'''
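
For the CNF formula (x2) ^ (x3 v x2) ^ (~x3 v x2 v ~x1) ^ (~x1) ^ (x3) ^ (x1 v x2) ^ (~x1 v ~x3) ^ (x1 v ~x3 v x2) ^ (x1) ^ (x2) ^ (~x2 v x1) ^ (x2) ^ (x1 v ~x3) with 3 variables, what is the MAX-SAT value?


Enumerate all 8 truth assignments.
For each, count how many of the 13 clauses are satisfied.
The formula is not fully satisfiable, so the maximum is below 13.
Maximum simultaneously satisfiable clauses = 11.

11


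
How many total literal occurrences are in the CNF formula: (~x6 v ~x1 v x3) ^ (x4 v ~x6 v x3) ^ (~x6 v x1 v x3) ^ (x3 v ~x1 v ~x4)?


Clause lengths: 3, 3, 3, 3.
Sum = 3 + 3 + 3 + 3 = 12.

12


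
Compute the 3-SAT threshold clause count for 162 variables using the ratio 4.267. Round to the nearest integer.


The 3-SAT phase transition occurs at approximately 4.267 clauses per variable.
m = 4.267 * 162 = 691.254.
Rounded to nearest integer: 691.

691


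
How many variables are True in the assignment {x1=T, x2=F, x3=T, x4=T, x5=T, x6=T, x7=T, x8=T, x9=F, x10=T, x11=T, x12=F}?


The weight is the number of variables assigned True.
True variables: x1, x3, x4, x5, x6, x7, x8, x10, x11.
Weight = 9.

9


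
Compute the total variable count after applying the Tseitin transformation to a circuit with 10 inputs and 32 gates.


The Tseitin transformation introduces one auxiliary variable per gate.
Total variables = inputs + gates = 10 + 32 = 42.

42


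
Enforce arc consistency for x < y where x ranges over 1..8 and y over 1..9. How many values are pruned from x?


For the constraint x < y, x needs a supporting value in y's domain.
x can be at most 8 (one less than y's maximum).
Valid x values from domain: 8 out of 8.
Pruned = 8 - 8 = 0.

0


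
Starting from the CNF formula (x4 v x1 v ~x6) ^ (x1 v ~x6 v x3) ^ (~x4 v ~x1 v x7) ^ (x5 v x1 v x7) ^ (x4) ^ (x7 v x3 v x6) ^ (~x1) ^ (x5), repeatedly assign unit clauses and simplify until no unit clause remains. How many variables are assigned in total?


Unit propagation repeatedly assigns the literal in any unit clause, then simplifies.
Assignments in order: x4 = T, x1 = F, x5 = T.
No further unit clauses remain.
Total variables assigned = 3.

3


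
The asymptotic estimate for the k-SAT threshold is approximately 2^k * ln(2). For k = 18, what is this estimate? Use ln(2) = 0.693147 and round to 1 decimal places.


Using the asymptotic formula: threshold ~ 2^k * ln(2).
2^18 = 262144.
262144 * 0.693147 = 181704.3.

181704.3


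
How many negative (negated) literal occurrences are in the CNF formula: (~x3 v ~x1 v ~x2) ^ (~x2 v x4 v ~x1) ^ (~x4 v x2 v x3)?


Scan each clause for negated literals.
Clause 1: 3 negative; Clause 2: 2 negative; Clause 3: 1 negative.
Total negative literal occurrences = 6.

6


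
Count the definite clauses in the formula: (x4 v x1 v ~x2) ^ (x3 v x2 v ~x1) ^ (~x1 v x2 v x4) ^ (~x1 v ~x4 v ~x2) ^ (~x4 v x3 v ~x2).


A definite clause has exactly one positive literal.
Clause 1: 2 positive -> not definite
Clause 2: 2 positive -> not definite
Clause 3: 2 positive -> not definite
Clause 4: 0 positive -> not definite
Clause 5: 1 positive -> definite
Definite clause count = 1.

1


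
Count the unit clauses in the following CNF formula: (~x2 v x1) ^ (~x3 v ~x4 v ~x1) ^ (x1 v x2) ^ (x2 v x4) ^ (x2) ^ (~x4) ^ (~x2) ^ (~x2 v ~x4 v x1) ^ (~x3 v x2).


A unit clause contains exactly one literal.
Unit clauses found: (x2), (~x4), (~x2).
Count = 3.

3


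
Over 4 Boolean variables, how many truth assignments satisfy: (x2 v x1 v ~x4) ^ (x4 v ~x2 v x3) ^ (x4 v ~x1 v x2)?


Enumerate all 16 truth assignments over 4 variables.
Test each against every clause.
Satisfying assignments found: 10.

10


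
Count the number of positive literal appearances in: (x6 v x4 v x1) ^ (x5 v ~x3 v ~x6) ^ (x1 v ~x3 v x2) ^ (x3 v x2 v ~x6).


Scan each clause for unnegated literals.
Clause 1: 3 positive; Clause 2: 1 positive; Clause 3: 2 positive; Clause 4: 2 positive.
Total positive literal occurrences = 8.

8


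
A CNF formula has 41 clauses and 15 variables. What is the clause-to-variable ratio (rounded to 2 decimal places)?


Clause-to-variable ratio = clauses / variables.
41 / 15 = 2.73.

2.73


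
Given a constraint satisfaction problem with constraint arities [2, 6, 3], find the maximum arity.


The arities are: 2, 6, 3.
Scan for the maximum value.
Maximum arity = 6.

6


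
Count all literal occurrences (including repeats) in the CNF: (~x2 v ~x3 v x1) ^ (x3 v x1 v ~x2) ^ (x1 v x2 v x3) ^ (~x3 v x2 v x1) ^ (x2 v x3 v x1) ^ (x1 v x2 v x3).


Clause lengths: 3, 3, 3, 3, 3, 3.
Sum = 3 + 3 + 3 + 3 + 3 + 3 = 18.

18


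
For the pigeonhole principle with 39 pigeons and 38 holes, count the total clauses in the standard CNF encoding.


The PHP encoding has two parts:
1) At-least-one-hole clauses: 39 (one per pigeon, each with 38 literals).
2) At-most-one-pigeon-per-hole clauses: 38 holes * C(39,2) = 38 * 741 = 28158.
Total clauses = 39 + 28158 = 28197.

28197


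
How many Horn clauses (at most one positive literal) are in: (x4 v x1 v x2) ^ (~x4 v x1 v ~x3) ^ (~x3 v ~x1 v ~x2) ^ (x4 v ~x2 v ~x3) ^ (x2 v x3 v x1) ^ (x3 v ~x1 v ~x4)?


A Horn clause has at most one positive literal.
Clause 1: 3 positive lit(s) -> not Horn
Clause 2: 1 positive lit(s) -> Horn
Clause 3: 0 positive lit(s) -> Horn
Clause 4: 1 positive lit(s) -> Horn
Clause 5: 3 positive lit(s) -> not Horn
Clause 6: 1 positive lit(s) -> Horn
Total Horn clauses = 4.

4


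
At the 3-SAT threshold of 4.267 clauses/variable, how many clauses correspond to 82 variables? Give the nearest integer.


The 3-SAT phase transition occurs at approximately 4.267 clauses per variable.
m = 4.267 * 82 = 349.894.
Rounded to nearest integer: 350.

350


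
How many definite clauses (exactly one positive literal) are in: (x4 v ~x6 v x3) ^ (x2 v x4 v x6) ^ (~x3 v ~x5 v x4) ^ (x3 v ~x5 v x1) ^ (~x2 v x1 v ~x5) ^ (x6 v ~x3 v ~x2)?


A definite clause has exactly one positive literal.
Clause 1: 2 positive -> not definite
Clause 2: 3 positive -> not definite
Clause 3: 1 positive -> definite
Clause 4: 2 positive -> not definite
Clause 5: 1 positive -> definite
Clause 6: 1 positive -> definite
Definite clause count = 3.

3


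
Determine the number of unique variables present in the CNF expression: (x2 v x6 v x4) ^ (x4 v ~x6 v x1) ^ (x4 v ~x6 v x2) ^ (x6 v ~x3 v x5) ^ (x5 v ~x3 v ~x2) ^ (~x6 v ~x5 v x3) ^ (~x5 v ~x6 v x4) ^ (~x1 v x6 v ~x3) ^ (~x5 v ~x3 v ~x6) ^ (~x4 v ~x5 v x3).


Identify each distinct variable in the formula.
Variables found: x1, x2, x3, x4, x5, x6.
Total distinct variables = 6.

6


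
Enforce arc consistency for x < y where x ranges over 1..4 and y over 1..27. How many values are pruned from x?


For the constraint x < y, x needs a supporting value in y's domain.
x can be at most 26 (one less than y's maximum).
Valid x values from domain: 4 out of 4.
Pruned = 4 - 4 = 0.

0


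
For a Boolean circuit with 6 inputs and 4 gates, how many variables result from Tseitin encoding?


The Tseitin transformation introduces one auxiliary variable per gate.
Total variables = inputs + gates = 6 + 4 = 10.

10


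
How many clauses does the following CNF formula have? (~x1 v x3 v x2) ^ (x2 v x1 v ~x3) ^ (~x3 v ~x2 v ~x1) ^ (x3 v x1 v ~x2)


Each group enclosed in parentheses joined by ^ is one clause.
Counting the conjuncts: 4 clauses.

4


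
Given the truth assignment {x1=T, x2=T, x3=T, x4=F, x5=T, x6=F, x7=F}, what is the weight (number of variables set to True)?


The weight is the number of variables assigned True.
True variables: x1, x2, x3, x5.
Weight = 4.

4


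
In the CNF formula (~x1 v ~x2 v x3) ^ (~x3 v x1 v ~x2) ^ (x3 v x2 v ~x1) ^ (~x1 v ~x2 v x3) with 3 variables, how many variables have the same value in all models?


Find all satisfying assignments: 5 model(s).
Check which variables have the same value in every model.
No variable is fixed across all models.
Backbone size = 0.

0


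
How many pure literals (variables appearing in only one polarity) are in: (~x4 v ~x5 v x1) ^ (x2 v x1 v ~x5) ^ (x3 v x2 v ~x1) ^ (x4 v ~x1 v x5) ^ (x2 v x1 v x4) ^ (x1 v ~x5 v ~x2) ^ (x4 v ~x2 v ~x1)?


A pure literal appears in only one polarity across all clauses.
Pure literals: x3 (positive only).
Count = 1.

1


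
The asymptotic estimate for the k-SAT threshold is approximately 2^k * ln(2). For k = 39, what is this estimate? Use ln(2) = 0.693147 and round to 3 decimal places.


Using the asymptotic formula: threshold ~ 2^k * ln(2).
2^39 = 549755813888.
549755813888 * 0.693147 = 381061593129.026.

381061593129.026


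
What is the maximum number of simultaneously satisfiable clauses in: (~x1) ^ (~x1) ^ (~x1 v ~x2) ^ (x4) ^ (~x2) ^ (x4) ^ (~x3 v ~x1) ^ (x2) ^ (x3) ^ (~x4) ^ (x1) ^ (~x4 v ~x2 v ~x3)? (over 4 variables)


Enumerate all 16 truth assignments.
For each, count how many of the 12 clauses are satisfied.
The formula is not fully satisfiable, so the maximum is below 12.
Maximum simultaneously satisfiable clauses = 9.

9


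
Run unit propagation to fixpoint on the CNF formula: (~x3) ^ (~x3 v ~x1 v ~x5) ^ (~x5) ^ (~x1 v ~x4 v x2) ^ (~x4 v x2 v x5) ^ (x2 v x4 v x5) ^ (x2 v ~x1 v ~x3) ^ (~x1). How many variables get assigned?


Unit propagation repeatedly assigns the literal in any unit clause, then simplifies.
Assignments in order: x3 = F, x5 = F, x1 = F.
No further unit clauses remain.
Total variables assigned = 3.

3


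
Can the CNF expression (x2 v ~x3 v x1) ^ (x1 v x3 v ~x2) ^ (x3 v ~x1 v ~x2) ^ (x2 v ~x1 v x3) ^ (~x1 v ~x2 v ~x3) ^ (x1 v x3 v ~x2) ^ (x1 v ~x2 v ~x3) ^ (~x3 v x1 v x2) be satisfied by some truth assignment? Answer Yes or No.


Check all 8 possible truth assignments.
Number of satisfying assignments found: 2.
The formula is satisfiable.

Yes


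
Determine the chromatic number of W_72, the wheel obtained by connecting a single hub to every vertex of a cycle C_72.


W_72 consists of the cycle C_72 together with a hub vertex adjacent to every cycle vertex.
The cycle C_72 needs 2 colors (even cycle -> 2).
The hub is adjacent to every cycle vertex, so it must receive a new color distinct from all of them.
Chromatic number = 2 + 1 = 3.

3


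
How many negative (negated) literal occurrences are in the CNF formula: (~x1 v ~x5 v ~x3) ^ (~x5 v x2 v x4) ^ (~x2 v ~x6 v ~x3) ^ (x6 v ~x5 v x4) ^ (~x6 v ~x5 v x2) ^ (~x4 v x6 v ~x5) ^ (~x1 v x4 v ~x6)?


Scan each clause for negated literals.
Clause 1: 3 negative; Clause 2: 1 negative; Clause 3: 3 negative; Clause 4: 1 negative; Clause 5: 2 negative; Clause 6: 2 negative; Clause 7: 2 negative.
Total negative literal occurrences = 14.

14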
'''
# PROBLEM DETAILS:
The lines to output run from the one containing "Determine the chromatic" through the last line of the records above; repeat them exactly and nothing more.

# COMPLETED EXERCISE:
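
Determine the chromatic number of W_72, the wheel obtained by connecting a single hub to every vertex of a cycle C_72.


W_72 consists of the cycle C_72 together with a hub vertex adjacent to every cycle vertex.
The cycle C_72 needs 2 colors (even cycle -> 2).
The hub is adjacent to every cycle vertex, so it must receive a new color distinct from all of them.
Chromatic number = 2 + 1 = 3.

3


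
How many negative (negated) literal occurrences are in the CNF formula: (~x1 v ~x5 v ~x3) ^ (~x5 v x2 v x4) ^ (~x2 v ~x6 v ~x3) ^ (x6 v ~x5 v x4) ^ (~x6 v ~x5 v x2) ^ (~x4 v x6 v ~x5) ^ (~x1 v x4 v ~x6)?


Scan each clause for negated literals.
Clause 1: 3 negative; Clause 2: 1 negative; Clause 3: 3 negative; Clause 4: 1 negative; Clause 5: 2 negative; Clause 6: 2 negative; Clause 7: 2 negative.
Total negative literal occurrences = 14.

14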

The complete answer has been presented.